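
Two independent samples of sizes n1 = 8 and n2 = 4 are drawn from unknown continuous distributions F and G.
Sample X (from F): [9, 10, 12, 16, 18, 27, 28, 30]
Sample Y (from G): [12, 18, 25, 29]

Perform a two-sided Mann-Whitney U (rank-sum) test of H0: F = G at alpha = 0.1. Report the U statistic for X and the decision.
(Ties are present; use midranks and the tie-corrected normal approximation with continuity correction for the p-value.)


Step 1: Combine and sort all 12 observations; assign midranks.
sorted (value, group): (9,X), (10,X), (12,X), (12,Y), (16,X), (18,X), (18,Y), (25,Y), (27,X), (28,X), (29,Y), (30,X)
ranks: 9->1, 10->2, 12->3.5, 12->3.5, 16->5, 18->6.5, 18->6.5, 25->8, 27->9, 28->10, 29->11, 30->12
Step 2: Rank sum for X: R1 = 1 + 2 + 3.5 + 5 + 6.5 + 9 + 10 + 12 = 49.
Step 3: U_X = R1 - n1(n1+1)/2 = 49 - 8*9/2 = 49 - 36 = 13.
       U_Y = n1*n2 - U_X = 32 - 13 = 19.
Step 4: Ties are present, so use the tie-corrected normal approximation (with continuity correction) for the p-value.
Step 5: p-value = 0.670038; compare to alpha = 0.1. fail to reject H0.

U_X = 13, p = 0.670038, fail to reject H0 at alpha = 0.1.


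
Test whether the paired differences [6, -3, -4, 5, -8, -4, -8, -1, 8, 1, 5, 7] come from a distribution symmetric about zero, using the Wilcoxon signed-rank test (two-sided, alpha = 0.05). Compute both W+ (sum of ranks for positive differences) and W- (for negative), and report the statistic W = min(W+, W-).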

::::

** DESCRIPTION OF THE TASK **
Scan the records above and show every line in which the word "from" occurs.

** COMPLETED TASK **
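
Two independent samples of sizes n1 = 8 and n2 = 4 are drawn from unknown continuous distributions F and G.
Sample X (from F): [9, 10, 12, 16, 18, 27, 28, 30]
Sample Y (from G): [12, 18, 25, 29]
Test whether the paired differences [6, -3, -4, 5, -8, -4, -8, -1, 8, 1, 5, 7] come from a distribution symmetric about zero, using the Wilcoxon signed-rank test (two-sided, alpha = 0.05). Compute both W+ (sum of ranks for positive differences) and W- (for negative), and report the statistic W = min(W+, W-).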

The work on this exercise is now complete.